=== Section Start ===

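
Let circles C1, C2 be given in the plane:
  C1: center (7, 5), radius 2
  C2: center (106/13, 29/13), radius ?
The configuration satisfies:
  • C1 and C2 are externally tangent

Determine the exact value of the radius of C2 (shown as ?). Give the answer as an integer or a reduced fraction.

1. [ext C1·C2]  r_C2² + 4r_C2 − 5 = 0  ⇒  r_C2 = 1 (r>0 drops 1)

1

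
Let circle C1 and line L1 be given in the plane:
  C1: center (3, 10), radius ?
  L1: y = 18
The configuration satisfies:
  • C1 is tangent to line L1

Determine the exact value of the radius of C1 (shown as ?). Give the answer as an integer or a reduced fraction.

8

1. [C1‖L1]  r_C1² − 64 = 0  ⇒  r_C1 = 8 (r>0 drops 1)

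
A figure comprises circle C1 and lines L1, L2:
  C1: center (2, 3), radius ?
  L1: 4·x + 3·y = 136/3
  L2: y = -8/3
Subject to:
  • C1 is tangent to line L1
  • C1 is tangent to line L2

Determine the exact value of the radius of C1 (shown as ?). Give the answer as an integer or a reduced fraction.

17/3

1. [C1‖L1]  r_C1² − 289/9 = 0  ⇒  r_C1 = 17/3 (r>0 drops 1)
2. [C1‖L2]  r_C1² − 289/9 = 0  ⇒  r_C1 = 17/3 (r>0 drops 1)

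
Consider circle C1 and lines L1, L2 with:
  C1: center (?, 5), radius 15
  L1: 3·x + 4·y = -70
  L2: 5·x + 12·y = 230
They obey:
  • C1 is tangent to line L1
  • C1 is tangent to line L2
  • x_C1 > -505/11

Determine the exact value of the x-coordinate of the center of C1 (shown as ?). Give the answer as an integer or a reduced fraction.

1. [C1‖L1]  x_C1² + 60x_C1 + 275 = 0  ⇒  x_C1 = -55 or -5
2. [C1‖L2]  x_C1² − 68x_C1 − 365 = 0  ⇒  x_C1 = -5 or 73

-5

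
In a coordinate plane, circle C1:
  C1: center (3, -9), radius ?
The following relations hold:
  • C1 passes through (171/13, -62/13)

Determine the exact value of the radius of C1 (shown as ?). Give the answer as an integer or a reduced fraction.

1. [C1∋P]  r_C1² − 121 = 0  ⇒  r_C1 = 11 (r>0 drops 1)

11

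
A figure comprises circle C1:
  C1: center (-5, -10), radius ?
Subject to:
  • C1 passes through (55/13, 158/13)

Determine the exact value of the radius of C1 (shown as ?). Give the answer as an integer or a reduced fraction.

24

1. [C1∋P]  r_C1² − 576 = 0  ⇒  r_C1 = 24 (r>0 drops 1)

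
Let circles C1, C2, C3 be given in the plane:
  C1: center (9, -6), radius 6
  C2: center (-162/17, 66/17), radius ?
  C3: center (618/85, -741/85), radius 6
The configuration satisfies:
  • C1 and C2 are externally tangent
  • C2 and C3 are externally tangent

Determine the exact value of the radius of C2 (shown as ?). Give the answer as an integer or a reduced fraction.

1. [ext C1·C2]  r_C2² + 12r_C2 − 405 = 0  ⇒  r_C2 = 15 (r>0 drops 1)
2. [ext C2·C3]  r_C2² + 12r_C2 − 405 = 0  ⇒  r_C2 = 15 (r>0 drops 1)

15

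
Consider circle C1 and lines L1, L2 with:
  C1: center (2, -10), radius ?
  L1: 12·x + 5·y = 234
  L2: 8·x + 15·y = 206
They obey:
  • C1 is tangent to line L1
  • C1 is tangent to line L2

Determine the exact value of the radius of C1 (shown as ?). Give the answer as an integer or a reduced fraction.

1. [C1‖L1]  r_C1² − 400 = 0  ⇒  r_C1 = 20 (r>0 drops 1)
2. [C1‖L2]  r_C1² − 400 = 0  ⇒  r_C1 = 20 (r>0 drops 1)

20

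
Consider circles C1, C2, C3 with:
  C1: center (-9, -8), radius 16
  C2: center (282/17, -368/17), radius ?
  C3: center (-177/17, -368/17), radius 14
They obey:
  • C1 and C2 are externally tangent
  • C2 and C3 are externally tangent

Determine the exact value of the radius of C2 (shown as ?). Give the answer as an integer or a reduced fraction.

13

1. [ext C1·C2]  r_C2² + 32r_C2 − 585 = 0  ⇒  r_C2 = 13 (r>0 drops 1)
2. [ext C2·C3]  r_C2² + 28r_C2 − 533 = 0  ⇒  r_C2 = 13 (r>0 drops 1)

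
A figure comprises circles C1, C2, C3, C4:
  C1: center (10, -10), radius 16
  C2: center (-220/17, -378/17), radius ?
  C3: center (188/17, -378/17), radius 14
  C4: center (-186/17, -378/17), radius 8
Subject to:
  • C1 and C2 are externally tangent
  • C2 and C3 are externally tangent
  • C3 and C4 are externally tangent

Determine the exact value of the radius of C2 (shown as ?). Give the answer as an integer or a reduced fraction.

1. [ext C1·C2]  r_C2² + 32r_C2 − 420 = 0  ⇒  r_C2 = 10 (r>0 drops 1)
2. [ext C2·C3]  r_C2² + 28r_C2 − 380 = 0  ⇒  r_C2 = 10 (r>0 drops 1)

10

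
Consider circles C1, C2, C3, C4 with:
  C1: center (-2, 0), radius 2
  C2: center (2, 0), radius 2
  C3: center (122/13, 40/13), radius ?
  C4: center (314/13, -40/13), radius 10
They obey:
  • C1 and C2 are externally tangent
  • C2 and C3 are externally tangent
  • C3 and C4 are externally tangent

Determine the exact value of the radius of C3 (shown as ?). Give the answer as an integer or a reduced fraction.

6

1. [ext C2·C3]  r_C3² + 4r_C3 − 60 = 0  ⇒  r_C3 = 6 (r>0 drops 1)
2. [ext C3·C4]  r_C3² + 20r_C3 − 156 = 0  ⇒  r_C3 = 6 (r>0 drops 1)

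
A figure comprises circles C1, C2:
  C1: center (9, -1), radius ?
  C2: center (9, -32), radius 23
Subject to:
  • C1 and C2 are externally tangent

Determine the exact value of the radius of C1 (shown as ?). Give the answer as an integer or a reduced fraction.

8

1. [ext C1·C2]  r_C1² + 46r_C1 − 432 = 0  ⇒  r_C1 = 8 (r>0 drops 1)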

=== Section End ===

* WORK TO BE COMPLETED: In the listing above, the lines from the one containing "L2: 5·x + 12·y = 230" through the one containing "x_C1 > -505/11" must be set down exactly, with no other lines.

* WRITTEN RESPONSE:
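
  L2: 5·x + 12·y = 230
They obey:
  • C1 is tangent to line L1
  • C1 is tangent to line L2
  • x_C1 > -505/11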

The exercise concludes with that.